SUPPLIED MATERIAL
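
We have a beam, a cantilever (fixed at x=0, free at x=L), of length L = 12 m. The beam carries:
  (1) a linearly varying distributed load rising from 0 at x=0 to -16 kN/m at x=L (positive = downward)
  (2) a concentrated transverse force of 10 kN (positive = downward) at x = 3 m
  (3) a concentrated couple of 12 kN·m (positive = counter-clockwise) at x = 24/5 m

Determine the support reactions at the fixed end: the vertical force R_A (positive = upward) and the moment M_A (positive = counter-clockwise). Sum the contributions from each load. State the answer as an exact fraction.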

WHAT TO WORK ON
Copy out every line of the material above that contains the string "clockwise".

RESPONSE
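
  (3) a concentrated couple of 12 kN·m (positive = counter-clockwise) at x = 24/5 m
Determine the support reactions at the fixed end: the vertical force R_A (positive = upward) and the moment M_A (positive = counter-clockwise). Sum the contributions from each load. State the answer as an exact fraction.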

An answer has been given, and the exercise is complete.